In the data below, find the line that contains "- Firm 2 cost: c₂ = 42" and the line that contains "In the following". Copy both, plus every line between them, exactly.
*** Opening of Material provided ***
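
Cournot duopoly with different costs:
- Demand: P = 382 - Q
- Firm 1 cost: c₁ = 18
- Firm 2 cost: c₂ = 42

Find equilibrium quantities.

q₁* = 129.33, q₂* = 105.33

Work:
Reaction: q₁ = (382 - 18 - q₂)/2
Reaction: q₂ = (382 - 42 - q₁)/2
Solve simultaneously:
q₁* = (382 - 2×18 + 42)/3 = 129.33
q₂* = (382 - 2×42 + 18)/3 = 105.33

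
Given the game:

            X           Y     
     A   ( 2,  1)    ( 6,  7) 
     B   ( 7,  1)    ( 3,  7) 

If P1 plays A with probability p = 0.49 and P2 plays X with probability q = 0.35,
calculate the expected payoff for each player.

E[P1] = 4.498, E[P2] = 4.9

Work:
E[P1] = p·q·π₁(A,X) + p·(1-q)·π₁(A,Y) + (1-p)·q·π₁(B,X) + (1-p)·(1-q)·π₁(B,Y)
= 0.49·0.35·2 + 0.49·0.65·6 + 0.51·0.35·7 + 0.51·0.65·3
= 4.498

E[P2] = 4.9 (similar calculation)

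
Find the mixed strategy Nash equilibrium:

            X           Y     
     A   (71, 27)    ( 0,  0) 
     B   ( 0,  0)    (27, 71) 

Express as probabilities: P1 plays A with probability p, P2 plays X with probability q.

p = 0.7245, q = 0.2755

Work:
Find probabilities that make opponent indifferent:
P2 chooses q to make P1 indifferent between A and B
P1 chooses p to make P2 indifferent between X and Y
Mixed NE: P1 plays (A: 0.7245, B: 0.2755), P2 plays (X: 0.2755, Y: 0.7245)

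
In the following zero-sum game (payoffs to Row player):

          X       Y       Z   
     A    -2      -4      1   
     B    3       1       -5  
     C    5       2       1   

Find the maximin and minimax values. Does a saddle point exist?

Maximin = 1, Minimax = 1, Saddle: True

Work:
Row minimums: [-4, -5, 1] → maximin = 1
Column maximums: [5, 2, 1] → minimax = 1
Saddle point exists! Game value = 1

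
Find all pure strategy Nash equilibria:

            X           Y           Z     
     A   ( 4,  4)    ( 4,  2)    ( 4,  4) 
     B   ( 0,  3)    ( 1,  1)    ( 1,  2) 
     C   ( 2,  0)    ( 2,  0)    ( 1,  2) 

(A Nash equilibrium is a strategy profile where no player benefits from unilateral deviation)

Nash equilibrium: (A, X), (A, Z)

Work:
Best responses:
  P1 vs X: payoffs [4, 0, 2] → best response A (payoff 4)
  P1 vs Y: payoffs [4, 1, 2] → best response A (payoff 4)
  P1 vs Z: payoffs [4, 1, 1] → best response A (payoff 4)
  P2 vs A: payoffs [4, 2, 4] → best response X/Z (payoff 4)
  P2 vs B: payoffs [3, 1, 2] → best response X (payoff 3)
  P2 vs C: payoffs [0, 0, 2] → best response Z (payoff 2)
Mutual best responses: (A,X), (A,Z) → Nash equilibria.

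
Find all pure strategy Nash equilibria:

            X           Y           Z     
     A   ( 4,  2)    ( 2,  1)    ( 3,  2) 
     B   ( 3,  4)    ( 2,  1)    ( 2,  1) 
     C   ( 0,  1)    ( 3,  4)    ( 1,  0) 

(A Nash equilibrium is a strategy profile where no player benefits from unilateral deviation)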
*** Close of Material provided ***
*** Opening of Material provided ***
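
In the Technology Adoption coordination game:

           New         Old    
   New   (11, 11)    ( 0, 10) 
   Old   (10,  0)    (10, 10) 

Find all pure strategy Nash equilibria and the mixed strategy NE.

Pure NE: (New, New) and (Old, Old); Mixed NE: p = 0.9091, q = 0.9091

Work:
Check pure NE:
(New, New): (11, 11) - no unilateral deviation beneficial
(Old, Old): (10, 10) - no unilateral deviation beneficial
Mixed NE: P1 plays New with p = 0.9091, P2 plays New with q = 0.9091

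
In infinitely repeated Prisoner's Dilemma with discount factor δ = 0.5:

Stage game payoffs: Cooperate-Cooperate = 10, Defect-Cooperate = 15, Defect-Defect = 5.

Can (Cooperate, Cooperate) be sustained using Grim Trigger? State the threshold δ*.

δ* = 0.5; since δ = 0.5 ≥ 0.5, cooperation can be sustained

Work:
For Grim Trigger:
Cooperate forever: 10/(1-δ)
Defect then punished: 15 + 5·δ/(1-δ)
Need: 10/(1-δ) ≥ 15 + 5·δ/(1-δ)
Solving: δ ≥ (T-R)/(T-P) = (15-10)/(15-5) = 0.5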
*** Close of Material provided ***
**Solution:**
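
- Firm 2 cost: c₂ = 42

Find equilibrium quantities.

q₁* = 129.33, q₂* = 105.33

Work:
Reaction: q₁ = (382 - 18 - q₂)/2
Reaction: q₂ = (382 - 42 - q₁)/2
Solve simultaneously:
q₁* = (382 - 2×18 + 42)/3 = 129.33
q₂* = (382 - 2×42 + 18)/3 = 105.33

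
Given the game:

            X           Y     
     A   ( 2,  1)    ( 6,  7) 
     B   ( 7,  1)    ( 3,  7) 

If P1 plays A with probability p = 0.49 and P2 plays X with probability q = 0.35,
calculate the expected payoff for each player.

E[P1] = 4.498, E[P2] = 4.9

Work:
E[P1] = p·q·π₁(A,X) + p·(1-q)·π₁(A,Y) + (1-p)·q·π₁(B,X) + (1-p)·(1-q)·π₁(B,Y)
= 0.49·0.35·2 + 0.49·0.65·6 + 0.51·0.35·7 + 0.51·0.65·3
= 4.498

E[P2] = 4.9 (similar calculation)

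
Find the mixed strategy Nash equilibrium:

            X           Y     
     A   (71, 27)    ( 0,  0) 
     B   ( 0,  0)    (27, 71) 

Express as probabilities: P1 plays A with probability p, P2 plays X with probability q.

p = 0.7245, q = 0.2755

Work:
Find probabilities that make opponent indifferent:
P2 chooses q to make P1 indifferent between A and B
P1 chooses p to make P2 indifferent between X and Y
Mixed NE: P1 plays (A: 0.7245, B: 0.2755), P2 plays (X: 0.2755, Y: 0.7245)

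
In the following zero-sum game (payoffs to Row player):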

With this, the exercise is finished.